===== Extracted information

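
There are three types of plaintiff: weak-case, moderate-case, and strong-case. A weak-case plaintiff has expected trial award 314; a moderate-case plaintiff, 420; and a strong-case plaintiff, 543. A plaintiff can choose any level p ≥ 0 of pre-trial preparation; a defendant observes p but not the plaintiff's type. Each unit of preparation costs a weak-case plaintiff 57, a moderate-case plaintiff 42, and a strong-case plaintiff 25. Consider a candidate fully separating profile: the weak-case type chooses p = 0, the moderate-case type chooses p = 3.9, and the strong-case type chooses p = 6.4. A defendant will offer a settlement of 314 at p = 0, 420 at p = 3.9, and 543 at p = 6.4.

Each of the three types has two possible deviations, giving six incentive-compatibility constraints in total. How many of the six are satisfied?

4

Strong-case (own payoff 543 − 25×6.4 = 383): to p=0 gives 314 → no gain ✓; to p=3.9 gives 420 − 25×3.9 = 322.5 → no gain ✓.
Weak-case (own payoff 314): to p=3.9 gives 420 − 57×3.9 = 197.7 → no gain ✓; to p=6.4 gives 543 − 57×6.4 = 178.2 → no gain ✓.
Moderate-case (own payoff 420 − 42×3.9 = 256.2): to p=0 gives 314 → profitable ✗; to p=6.4 gives 543 − 42×6.4 = 274.2 → profitable ✗.
4 of the 6 constraints hold; not an equilibrium.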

==========

▸ **Instructions to follow**
Return each line of the data exactly as written above.

▸ **Problem solution**
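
There are three types of plaintiff: weak-case, moderate-case, and strong-case. A weak-case plaintiff has expected trial award 314; a moderate-case plaintiff, 420; and a strong-case plaintiff, 543. A plaintiff can choose any level p ≥ 0 of pre-trial preparation; a defendant observes p but not the plaintiff's type. Each unit of preparation costs a weak-case plaintiff 57, a moderate-case plaintiff 42, and a strong-case plaintiff 25. Consider a candidate fully separating profile: the weak-case type chooses p = 0, the moderate-case type chooses p = 3.9, and the strong-case type chooses p = 6.4. A defendant will offer a settlement of 314 at p = 0, 420 at p = 3.9, and 543 at p = 6.4.

Each of the three types has two possible deviations, giving six incentive-compatibility constraints in total. How many of the six are satisfied?

4

Strong-case (own payoff 543 − 25×6.4 = 383): to p=0 gives 314 → no gain ✓; to p=3.9 gives 420 − 25×3.9 = 322.5 → no gain ✓.
Weak-case (own payoff 314): to p=3.9 gives 420 − 57×3.9 = 197.7 → no gain ✓; to p=6.4 gives 543 − 57×6.4 = 178.2 → no gain ✓.
Moderate-case (own payoff 420 − 42×3.9 = 256.2): to p=0 gives 314 → profitable ✗; to p=6.4 gives 543 − 42×6.4 = 274.2 → profitable ✗.
4 of the 6 constraints hold; not an equilibrium.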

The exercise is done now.